━━ GIVEN RECORDS ━━

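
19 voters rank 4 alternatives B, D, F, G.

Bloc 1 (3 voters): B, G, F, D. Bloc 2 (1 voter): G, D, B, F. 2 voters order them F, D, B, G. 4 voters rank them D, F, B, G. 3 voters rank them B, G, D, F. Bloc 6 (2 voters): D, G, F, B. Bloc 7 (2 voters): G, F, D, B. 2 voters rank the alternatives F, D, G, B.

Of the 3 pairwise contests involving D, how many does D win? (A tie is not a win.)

3

D against each rival (19 voters):
D vs B: D preferred on 1+2+4+2+2+2 = 13 ballots; D wins 13–6.
D vs F: D is ranked higher on 1+4+3+2 = 10 ballots, F on 9. D wins 10–9.
D vs G: D is ranked higher on 2+4+2+2 = 10 ballots, G on 9. D wins 10–9.
D beats B, F, G — 3 pairwise wins.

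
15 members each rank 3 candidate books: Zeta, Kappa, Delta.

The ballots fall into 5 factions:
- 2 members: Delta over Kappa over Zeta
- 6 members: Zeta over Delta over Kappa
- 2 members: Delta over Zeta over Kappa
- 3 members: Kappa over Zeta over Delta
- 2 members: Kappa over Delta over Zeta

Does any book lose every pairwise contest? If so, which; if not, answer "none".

Head-to-head results (15 members):
Zeta vs Kappa: Zeta wins 8–7.
Zeta vs Delta: Zeta wins 9–6.
Kappa vs Delta: Kappa preferred on 3+2 = 5 ballots; Delta wins 10–5.
Kappa loses to every other book — it is the Condorcet loser.

Kappa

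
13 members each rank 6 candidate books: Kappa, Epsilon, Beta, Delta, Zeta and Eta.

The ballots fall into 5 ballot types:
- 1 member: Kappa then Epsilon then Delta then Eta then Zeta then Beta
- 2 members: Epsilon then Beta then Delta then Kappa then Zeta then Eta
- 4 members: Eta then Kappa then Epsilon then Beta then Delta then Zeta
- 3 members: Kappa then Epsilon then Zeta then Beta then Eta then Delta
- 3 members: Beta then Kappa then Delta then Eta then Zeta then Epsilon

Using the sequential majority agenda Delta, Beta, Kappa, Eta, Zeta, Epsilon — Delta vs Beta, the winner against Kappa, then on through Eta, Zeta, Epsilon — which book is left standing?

Kappa

Round 1: Delta vs Beta — 1–12, Beta advances.
Round 2: Beta vs Kappa — 5–8, Kappa advances.
Round 3: Kappa vs Eta — 9–4, Kappa advances.
Round 4: Kappa vs Zeta — 13–0, Kappa advances.
Round 5: Kappa vs Epsilon — 11–2, Kappa advances.
The agenda winner is Kappa.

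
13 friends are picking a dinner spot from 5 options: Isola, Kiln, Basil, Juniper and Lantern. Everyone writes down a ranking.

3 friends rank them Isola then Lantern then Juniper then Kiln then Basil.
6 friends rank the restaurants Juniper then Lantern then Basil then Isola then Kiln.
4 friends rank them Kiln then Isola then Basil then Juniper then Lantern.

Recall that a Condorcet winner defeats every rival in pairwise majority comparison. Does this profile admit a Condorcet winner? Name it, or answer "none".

Isola

Head-to-head results (13 friends):
Isola vs Kiln: Isola is ranked higher on 3+6 = 9 ballots, Kiln on 4. Isola wins 9–4.
Isola vs Basil: Isola, 7–6.
Isola vs Juniper: 3+4 = 7 for Isola, 6 for Juniper — Isola by 7–6.
Isola–Lantern: Isola 7–6.
Kiln–Basil: Kiln 7–6.
Kiln vs Juniper: Kiln is ranked higher on 4 ballots, Juniper on 9. Juniper wins 9–4.
Kiln vs Lantern: Kiln is ranked higher on 4 ballots, Lantern on 9. Lantern wins 9–4.
Basil vs Juniper: 4 to 9, Juniper.
Basil vs Lantern: 4 to 9, Lantern.
Juniper vs Lantern: 10 to 3, Juniper.
Only Isola has no losses; Isola is the Condorcet winner.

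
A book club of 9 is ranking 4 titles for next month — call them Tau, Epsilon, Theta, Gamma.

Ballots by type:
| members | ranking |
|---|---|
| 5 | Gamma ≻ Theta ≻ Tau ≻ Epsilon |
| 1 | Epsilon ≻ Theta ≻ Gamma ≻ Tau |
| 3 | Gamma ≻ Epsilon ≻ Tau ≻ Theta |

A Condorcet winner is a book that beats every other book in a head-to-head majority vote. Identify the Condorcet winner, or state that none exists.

Gamma

Head-to-head results (9 members):
Tau vs Epsilon: 5 for Tau, 4 for Epsilon — Tau by 5–4.
Tau vs Theta: Tau preferred on 3 ballots; Theta wins 6–3.
Tau vs Gamma: 0 for Tau, 9 for Gamma — Gamma by 9–0.
Epsilon vs Theta: 4 to 5, Theta.
Epsilon vs Gamma: 1 for Epsilon, 8 for Gamma — Gamma by 8–1.
Theta vs Gamma: Theta is ranked higher on 1 ballot, Gamma on 8. Gamma wins 8–1.
Gamma beats each of Tau, Epsilon, Theta — Gamma is the Condorcet winner.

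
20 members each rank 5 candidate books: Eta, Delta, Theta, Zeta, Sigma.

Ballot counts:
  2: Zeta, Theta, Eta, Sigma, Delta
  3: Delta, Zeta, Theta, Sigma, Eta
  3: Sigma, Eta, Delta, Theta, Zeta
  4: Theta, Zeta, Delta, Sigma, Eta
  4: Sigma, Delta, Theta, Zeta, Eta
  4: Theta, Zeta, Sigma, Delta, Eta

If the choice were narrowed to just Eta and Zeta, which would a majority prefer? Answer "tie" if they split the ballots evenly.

Ballots ranking Eta above Zeta: 3.
Ballots ranking Zeta above Eta: 20 − 3 = 17.
Zeta wins the head-to-head 17–3.

Zeta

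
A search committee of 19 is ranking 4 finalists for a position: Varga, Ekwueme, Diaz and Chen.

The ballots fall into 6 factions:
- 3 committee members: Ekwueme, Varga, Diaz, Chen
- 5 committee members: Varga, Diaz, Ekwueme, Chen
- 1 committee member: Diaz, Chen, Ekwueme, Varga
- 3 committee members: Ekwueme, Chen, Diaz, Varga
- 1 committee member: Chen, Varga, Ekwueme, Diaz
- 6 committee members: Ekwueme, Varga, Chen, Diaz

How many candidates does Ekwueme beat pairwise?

Ekwueme against each rival (19 committee members):
Ekwueme vs Varga: Ekwueme is ranked higher on 3+1+3+6 = 13 ballots, Varga on 6. Ekwueme wins 13–6.
Ekwueme–Diaz: Ekwueme 13–6.
Ekwueme vs Chen: Ekwueme is ranked higher on 3+5+3+6 = 17 ballots, Chen on 2. Ekwueme wins 17–2.
Ekwueme beats Varga, Diaz, Chen — 3 pairwise wins.

3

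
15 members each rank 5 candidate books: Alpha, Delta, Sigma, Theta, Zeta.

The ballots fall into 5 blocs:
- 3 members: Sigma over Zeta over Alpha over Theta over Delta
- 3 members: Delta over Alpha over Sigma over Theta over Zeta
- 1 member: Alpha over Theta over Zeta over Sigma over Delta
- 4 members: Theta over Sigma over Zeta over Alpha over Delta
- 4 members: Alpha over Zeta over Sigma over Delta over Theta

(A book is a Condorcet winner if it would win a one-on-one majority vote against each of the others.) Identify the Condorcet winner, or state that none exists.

Check each pair by majority over 15 ballots:
Alpha vs Delta: 12 to 3, Alpha.
Alpha–Sigma: Alpha 8–7.
Alpha vs Theta: Alpha is ranked higher on 3+3+1+4 = 11 ballots, Theta on 4. Alpha wins 11–4.
Alpha–Zeta: Alpha 8–7.
Delta vs Sigma: 3 to 12, Sigma.
Delta vs Theta: Theta wins 8–7.
Delta vs Zeta: Zeta, 12–3.
Sigma vs Theta: Sigma preferred on 3+3+4 = 10 ballots; Sigma wins 10–5.
Sigma vs Zeta: 10 to 5, Sigma.
Theta vs Zeta: Theta preferred on 3+1+4 = 8 ballots; Theta wins 8–7.
Only Alpha has no losses; Alpha is the Condorcet winner.

Alpha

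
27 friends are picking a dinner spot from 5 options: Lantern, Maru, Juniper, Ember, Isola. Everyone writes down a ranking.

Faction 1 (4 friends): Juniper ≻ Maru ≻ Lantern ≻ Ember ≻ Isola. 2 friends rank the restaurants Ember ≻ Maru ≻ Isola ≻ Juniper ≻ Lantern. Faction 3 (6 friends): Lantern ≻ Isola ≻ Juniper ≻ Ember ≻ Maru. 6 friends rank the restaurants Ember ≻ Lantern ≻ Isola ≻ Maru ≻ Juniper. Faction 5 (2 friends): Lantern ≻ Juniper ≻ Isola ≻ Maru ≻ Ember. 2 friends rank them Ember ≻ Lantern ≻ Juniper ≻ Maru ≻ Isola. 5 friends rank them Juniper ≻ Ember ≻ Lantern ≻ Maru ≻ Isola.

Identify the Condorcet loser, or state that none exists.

Head-to-head results (27 friends):
Lantern vs Maru: Lantern, 21–6.
Lantern vs Juniper: Lantern preferred on 6+6+2+2 = 16 ballots; Lantern wins 16–11.
Lantern vs Ember: 12 to 15, Ember.
Lantern vs Isola: Lantern preferred on 4+6+6+2+2+5 = 25 ballots; Lantern wins 25–2.
Maru vs Juniper: 8 to 19, Juniper.
Maru vs Ember: Maru is ranked higher on 4+2 = 6 ballots, Ember on 21. Ember wins 21–6.
Maru vs Isola: Maru is ranked higher on 4+2+2+5 = 13 ballots, Isola on 14. Isola wins 14–13.
Juniper vs Ember: Juniper is ranked higher on 4+6+2+5 = 17 ballots, Ember on 10. Juniper wins 17–10.
Juniper vs Isola: 4+2+2+5 = 13 for Juniper, 14 for Isola — Isola by 14–13.
Ember vs Isola: 4+2+6+2+5 = 19 for Ember, 8 for Isola — Ember by 19–8.
Maru is beaten in every head-to-head and is the Condorcet loser.

Maru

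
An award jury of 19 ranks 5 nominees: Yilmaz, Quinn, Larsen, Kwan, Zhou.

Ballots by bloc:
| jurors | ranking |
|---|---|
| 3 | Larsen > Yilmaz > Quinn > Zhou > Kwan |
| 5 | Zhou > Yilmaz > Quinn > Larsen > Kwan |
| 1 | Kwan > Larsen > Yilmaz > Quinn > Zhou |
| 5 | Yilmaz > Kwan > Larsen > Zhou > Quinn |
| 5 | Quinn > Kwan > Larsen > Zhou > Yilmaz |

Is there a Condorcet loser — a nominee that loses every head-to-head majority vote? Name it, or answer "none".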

━━━

TASK REQUIREMENTS: Scan the entries above for the word "them", then copy every line in which it occurs.

RESPONSE TO THIS TASK:
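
Bloc 1 (3 voters): B, G, F, D. Bloc 2 (1 voter): G, D, B, F. 2 voters order them F, D, B, G. 4 voters rank them D, F, B, G. 3 voters rank them B, G, D, F. Bloc 6 (2 voters): D, G, F, B. Bloc 7 (2 voters): G, F, D, B. 2 voters rank the alternatives F, D, G, B.
3 friends rank them Isola then Lantern then Juniper then Kiln then Basil.
4 friends rank them Kiln then Isola then Basil then Juniper then Lantern.
A book club of 9 is ranking 4 titles for next month — call them Tau, Epsilon, Theta, Gamma.
Faction 1 (4 friends): Juniper ≻ Maru ≻ Lantern ≻ Ember ≻ Isola. 2 friends rank the restaurants Ember ≻ Maru ≻ Isola ≻ Juniper ≻ Lantern. Faction 3 (6 friends): Lantern ≻ Isola ≻ Juniper ≻ Ember ≻ Maru. 6 friends rank the restaurants Ember ≻ Lantern ≻ Isola ≻ Maru ≻ Juniper. Faction 5 (2 friends): Lantern ≻ Juniper ≻ Isola ≻ Maru ≻ Ember. 2 friends rank them Ember ≻ Lantern ≻ Juniper ≻ Maru ≻ Isola. 5 friends rank them Juniper ≻ Ember ≻ Lantern ≻ Maru ≻ Isola.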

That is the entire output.